** Exercise description **
All lines from the one with "Given the rate" through the end of the records below are to be given again exactly, and nothing else.

** The input **
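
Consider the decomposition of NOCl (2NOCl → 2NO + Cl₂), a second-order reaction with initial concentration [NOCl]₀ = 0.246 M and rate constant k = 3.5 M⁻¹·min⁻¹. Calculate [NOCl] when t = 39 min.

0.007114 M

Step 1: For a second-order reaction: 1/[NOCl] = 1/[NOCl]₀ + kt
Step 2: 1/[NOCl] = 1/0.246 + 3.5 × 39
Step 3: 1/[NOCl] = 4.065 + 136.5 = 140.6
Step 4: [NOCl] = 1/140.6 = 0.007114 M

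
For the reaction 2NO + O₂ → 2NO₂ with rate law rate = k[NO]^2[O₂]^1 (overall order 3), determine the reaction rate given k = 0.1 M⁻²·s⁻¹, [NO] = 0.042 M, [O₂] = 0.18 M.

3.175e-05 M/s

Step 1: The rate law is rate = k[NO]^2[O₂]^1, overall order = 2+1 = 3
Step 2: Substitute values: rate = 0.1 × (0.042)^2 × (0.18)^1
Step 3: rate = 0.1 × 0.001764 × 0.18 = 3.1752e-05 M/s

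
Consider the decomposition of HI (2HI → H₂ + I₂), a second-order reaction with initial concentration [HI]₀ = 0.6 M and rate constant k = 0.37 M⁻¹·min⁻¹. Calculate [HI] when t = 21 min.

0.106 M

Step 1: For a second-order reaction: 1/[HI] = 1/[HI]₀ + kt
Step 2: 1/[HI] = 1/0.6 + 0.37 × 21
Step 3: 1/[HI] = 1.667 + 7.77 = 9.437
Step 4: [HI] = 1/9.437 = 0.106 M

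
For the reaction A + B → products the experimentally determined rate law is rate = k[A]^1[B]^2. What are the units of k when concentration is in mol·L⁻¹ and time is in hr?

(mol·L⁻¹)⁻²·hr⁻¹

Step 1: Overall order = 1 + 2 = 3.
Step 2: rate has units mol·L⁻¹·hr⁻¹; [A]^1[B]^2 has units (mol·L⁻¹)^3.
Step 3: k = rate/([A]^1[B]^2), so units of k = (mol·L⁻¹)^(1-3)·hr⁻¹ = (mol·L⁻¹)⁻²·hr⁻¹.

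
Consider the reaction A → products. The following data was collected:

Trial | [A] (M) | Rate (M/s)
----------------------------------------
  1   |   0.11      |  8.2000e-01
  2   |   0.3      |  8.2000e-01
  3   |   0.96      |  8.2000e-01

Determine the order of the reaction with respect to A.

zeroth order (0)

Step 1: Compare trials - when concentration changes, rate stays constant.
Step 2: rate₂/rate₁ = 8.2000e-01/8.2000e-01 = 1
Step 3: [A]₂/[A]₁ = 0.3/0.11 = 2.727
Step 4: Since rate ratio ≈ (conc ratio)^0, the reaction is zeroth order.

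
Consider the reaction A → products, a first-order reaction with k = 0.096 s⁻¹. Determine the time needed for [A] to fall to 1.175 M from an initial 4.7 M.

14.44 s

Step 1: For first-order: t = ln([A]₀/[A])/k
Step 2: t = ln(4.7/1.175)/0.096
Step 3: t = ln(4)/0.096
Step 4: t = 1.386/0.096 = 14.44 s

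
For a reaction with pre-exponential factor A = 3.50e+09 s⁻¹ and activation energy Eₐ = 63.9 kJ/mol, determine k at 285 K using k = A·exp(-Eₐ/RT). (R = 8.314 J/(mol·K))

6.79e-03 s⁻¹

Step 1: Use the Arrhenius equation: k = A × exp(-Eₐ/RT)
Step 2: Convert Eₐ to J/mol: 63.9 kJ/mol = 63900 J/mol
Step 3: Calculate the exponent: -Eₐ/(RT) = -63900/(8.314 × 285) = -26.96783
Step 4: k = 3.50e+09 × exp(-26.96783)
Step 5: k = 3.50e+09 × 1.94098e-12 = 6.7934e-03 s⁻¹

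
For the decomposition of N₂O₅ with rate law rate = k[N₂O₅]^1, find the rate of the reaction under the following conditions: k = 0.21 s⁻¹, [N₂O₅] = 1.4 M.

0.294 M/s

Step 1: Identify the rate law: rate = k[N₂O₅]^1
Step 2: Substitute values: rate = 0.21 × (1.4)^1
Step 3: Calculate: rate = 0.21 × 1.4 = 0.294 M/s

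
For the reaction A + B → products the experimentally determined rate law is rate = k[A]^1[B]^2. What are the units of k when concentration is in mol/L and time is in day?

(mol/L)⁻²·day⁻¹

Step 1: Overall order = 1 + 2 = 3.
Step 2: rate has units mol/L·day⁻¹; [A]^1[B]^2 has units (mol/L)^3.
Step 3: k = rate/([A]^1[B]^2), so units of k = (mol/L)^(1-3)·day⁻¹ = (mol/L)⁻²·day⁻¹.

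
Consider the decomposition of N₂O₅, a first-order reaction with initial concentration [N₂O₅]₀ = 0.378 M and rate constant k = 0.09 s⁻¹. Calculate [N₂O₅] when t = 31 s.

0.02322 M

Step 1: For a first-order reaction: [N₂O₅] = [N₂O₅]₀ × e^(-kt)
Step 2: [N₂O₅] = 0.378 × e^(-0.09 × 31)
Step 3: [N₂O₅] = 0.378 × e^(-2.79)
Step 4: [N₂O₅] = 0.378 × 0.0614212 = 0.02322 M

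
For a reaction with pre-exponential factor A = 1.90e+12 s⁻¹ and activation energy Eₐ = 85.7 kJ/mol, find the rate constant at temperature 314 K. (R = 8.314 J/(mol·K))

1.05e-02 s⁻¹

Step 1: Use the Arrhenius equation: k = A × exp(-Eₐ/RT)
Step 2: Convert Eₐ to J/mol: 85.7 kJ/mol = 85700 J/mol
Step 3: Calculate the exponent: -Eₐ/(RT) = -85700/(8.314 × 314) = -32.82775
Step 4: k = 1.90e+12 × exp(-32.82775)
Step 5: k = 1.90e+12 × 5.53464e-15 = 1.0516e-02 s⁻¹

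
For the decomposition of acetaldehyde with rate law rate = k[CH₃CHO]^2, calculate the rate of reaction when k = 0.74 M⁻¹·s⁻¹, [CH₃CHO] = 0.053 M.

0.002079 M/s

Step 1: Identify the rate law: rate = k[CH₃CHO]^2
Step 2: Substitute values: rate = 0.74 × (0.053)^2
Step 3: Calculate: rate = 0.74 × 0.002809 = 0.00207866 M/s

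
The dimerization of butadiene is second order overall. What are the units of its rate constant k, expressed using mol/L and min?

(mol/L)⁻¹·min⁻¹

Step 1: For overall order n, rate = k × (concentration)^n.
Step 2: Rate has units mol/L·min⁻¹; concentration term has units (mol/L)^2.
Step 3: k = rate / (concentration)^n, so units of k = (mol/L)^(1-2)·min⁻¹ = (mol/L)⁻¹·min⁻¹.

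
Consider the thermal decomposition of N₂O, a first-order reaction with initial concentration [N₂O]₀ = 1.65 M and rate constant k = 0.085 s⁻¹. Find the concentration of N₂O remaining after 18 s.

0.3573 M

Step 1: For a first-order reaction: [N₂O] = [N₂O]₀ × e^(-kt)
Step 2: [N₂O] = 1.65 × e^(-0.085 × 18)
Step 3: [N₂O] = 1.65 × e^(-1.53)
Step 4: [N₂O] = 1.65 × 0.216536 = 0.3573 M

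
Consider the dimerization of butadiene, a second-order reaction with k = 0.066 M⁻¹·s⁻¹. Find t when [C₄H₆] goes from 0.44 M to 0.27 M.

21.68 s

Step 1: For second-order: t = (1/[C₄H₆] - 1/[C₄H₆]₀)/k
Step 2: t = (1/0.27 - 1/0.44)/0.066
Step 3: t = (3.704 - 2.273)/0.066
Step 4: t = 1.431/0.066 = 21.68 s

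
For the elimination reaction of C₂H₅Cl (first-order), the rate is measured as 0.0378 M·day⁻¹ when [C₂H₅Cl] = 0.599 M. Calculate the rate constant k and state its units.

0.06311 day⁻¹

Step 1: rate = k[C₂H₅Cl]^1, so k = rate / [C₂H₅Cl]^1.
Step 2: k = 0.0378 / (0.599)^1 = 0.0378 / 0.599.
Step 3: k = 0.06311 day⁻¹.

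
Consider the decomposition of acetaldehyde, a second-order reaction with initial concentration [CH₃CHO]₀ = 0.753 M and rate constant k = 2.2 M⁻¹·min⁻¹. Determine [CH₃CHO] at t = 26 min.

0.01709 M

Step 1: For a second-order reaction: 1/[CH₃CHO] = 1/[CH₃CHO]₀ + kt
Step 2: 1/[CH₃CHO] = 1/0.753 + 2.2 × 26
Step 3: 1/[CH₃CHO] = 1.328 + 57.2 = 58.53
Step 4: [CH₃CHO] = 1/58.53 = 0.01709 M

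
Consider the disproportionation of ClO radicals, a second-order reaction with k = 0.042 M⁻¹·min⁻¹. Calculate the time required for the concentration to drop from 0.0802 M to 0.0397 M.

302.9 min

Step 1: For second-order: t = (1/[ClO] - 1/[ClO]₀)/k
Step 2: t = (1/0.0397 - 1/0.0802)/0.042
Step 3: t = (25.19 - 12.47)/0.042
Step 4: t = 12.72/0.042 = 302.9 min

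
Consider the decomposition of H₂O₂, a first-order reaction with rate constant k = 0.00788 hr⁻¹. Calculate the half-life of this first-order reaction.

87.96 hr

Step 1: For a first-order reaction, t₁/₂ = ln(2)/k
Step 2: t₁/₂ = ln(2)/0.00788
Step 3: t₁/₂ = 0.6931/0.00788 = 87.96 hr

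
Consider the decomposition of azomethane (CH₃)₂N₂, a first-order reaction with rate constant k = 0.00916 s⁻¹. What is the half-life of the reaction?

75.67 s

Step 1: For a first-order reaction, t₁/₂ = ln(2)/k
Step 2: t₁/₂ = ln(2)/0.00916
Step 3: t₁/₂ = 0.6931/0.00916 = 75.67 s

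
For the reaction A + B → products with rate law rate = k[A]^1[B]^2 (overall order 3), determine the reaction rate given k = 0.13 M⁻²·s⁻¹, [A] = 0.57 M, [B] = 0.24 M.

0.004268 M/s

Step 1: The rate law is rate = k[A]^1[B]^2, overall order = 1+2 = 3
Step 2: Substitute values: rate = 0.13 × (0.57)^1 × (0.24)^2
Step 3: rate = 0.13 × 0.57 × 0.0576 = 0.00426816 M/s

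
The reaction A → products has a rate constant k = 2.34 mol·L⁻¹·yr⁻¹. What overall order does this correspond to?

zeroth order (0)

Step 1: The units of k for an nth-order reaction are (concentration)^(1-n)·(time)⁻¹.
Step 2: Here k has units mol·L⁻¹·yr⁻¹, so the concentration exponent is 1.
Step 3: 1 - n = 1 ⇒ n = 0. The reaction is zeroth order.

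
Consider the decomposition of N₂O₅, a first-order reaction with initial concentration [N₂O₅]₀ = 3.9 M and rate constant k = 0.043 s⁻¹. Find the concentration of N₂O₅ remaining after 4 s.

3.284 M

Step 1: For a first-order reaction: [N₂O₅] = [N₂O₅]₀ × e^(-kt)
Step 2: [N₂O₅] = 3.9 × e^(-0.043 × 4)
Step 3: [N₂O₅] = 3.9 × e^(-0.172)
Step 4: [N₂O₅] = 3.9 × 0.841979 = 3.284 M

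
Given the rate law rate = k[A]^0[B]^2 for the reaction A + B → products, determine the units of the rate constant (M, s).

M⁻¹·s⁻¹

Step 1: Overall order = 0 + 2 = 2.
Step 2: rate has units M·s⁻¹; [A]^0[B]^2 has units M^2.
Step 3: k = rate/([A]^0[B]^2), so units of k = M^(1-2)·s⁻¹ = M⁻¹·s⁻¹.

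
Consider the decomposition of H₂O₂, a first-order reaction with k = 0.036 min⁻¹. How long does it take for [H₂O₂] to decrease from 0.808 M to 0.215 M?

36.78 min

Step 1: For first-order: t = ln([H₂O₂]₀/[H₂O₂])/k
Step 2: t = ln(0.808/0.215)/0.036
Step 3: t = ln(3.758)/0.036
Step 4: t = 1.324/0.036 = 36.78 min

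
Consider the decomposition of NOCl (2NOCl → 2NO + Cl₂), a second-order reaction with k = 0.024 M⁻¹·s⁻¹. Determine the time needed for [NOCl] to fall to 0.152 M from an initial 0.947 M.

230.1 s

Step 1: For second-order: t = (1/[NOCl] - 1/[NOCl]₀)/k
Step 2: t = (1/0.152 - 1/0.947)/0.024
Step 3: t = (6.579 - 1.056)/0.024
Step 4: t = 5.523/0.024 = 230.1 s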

** Answer to the problem **
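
Given the rate law rate = k[A]^0[B]^2 for the reaction A + B → products, determine the units of the rate constant (M, s).

M⁻¹·s⁻¹

Step 1: Overall order = 0 + 2 = 2.
Step 2: rate has units M·s⁻¹; [A]^0[B]^2 has units M^2.
Step 3: k = rate/([A]^0[B]^2), so units of k = M^(1-2)·s⁻¹ = M⁻¹·s⁻¹.

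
Consider the decomposition of H₂O₂, a first-order reaction with k = 0.036 min⁻¹. How long does it take for [H₂O₂] to decrease from 0.808 M to 0.215 M?

36.78 min

Step 1: For first-order: t = ln([H₂O₂]₀/[H₂O₂])/k
Step 2: t = ln(0.808/0.215)/0.036
Step 3: t = ln(3.758)/0.036
Step 4: t = 1.324/0.036 = 36.78 min

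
Consider the decomposition of NOCl (2NOCl → 2NO + Cl₂), a second-order reaction with k = 0.024 M⁻¹·s⁻¹. Determine the time needed for [NOCl] to fall to 0.152 M from an initial 0.947 M.

230.1 s

Step 1: For second-order: t = (1/[NOCl] - 1/[NOCl]₀)/k
Step 2: t = (1/0.152 - 1/0.947)/0.024
Step 3: t = (6.579 - 1.056)/0.024
Step 4: t = 5.523/0.024 = 230.1 s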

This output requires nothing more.